[What you need to do]
The entries that follow should be duplicated in full, without a single alteration.
** Opening Data supplied block **
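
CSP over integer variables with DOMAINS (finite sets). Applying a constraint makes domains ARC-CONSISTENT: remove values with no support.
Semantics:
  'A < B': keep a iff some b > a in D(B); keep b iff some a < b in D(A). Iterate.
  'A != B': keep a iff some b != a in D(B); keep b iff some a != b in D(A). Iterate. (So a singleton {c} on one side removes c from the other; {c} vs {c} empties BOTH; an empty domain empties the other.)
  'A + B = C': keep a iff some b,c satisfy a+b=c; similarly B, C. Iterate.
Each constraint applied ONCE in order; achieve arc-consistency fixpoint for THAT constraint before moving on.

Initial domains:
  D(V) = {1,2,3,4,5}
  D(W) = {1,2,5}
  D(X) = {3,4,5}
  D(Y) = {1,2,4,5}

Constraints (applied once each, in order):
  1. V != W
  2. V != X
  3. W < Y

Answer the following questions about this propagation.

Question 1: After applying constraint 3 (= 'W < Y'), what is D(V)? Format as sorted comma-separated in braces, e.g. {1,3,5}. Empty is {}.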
** Closing Data supplied block **
[Solution to this exercise]
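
CSP over integer variables with DOMAINS (finite sets). Applying a constraint makes domains ARC-CONSISTENT: remove values with no support.
Semantics:
  'A < B': keep a iff some b > a in D(B); keep b iff some a < b in D(A). Iterate.
  'A != B': keep a iff some b != a in D(B); keep b iff some a != b in D(A). Iterate. (So a singleton {c} on one side removes c from the other; {c} vs {c} empties BOTH; an empty domain empties the other.)
  'A + B = C': keep a iff some b,c satisfy a+b=c; similarly B, C. Iterate.
Each constraint applied ONCE in order; achieve arc-consistency fixpoint for THAT constraint before moving on.

Initial domains:
  D(V) = {1,2,3,4,5}
  D(W) = {1,2,5}
  D(X) = {3,4,5}
  D(Y) = {1,2,4,5}

Constraints (applied once each, in order):
  1. V != W
  2. V != X
  3. W < Y

Answer the following questions about this propagation.

Question 1: After applying constraint 3 (= 'W < Y'), what is D(V)? Format as sorted comma-separated in braces, e.g. {1,3,5}. Empty is {}.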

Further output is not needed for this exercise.